■ Instructions for the task ■
Would you please transcribe the records below from the line with "At periapsis, a" through their final line, exactly and with no other lines?

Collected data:
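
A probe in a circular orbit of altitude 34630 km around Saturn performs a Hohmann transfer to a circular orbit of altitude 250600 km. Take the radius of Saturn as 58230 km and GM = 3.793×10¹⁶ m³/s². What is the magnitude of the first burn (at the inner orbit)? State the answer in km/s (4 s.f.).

r₁ = 58230 + 34630 = 92860 km = 9.2860×10⁷ m.
r₂ = 58230 + 250600 = 308830 km = 3.0883×10⁸ m.
Transfer ellipse a_t = (r₁ + r₂)/2 = 2.008×10⁸ m.
At r₁: circular v_c1 = √(μ/r₁) = 20210 m/s; transfer-perikrone v_p = √[μ(2/r₁ − 1/a_t)] = 25060 m/s.
Δv₁ = v_p − v_c1 = 4851 m/s.
= 4.851 km/s.

Δv ≈ 4.851 km/s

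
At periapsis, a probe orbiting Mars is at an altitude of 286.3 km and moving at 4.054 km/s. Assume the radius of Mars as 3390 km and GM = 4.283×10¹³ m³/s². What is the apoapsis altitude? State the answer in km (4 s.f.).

apoapsis altitude ≈ 5410 km

r_p = 3390 + 286.3 = 3676.3 km = 3.676×10⁶ m.
Specific energy ε = v²/2 − μ/r = -3.433×10⁶ J/kg, so a = −μ/(2ε) = 6.238×10⁶ m.
The apsides satisfy r_p + r_a = 2a, so the apoapsis radius is 2a − r_p = 8.800×10⁶ m = 8800.2 km.
Apoapsis altitude = 8800.2 − 3390 = 5410.2 km.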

■ Expected answer ■
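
At periapsis, a probe orbiting Mars is at an altitude of 286.3 km and moving at 4.054 km/s. Assume the radius of Mars as 3390 km and GM = 4.283×10¹³ m³/s². What is the apoapsis altitude? State the answer in km (4 s.f.).

apoapsis altitude ≈ 5410 km

r_p = 3390 + 286.3 = 3676.3 km = 3.676×10⁶ m.
Specific energy ε = v²/2 − μ/r = -3.433×10⁶ J/kg, so a = −μ/(2ε) = 6.238×10⁶ m.
The apsides satisfy r_p + r_a = 2a, so the apoapsis radius is 2a − r_p = 8.800×10⁶ m = 8800.2 km.
Apoapsis altitude = 8800.2 − 3390 = 5410.2 km.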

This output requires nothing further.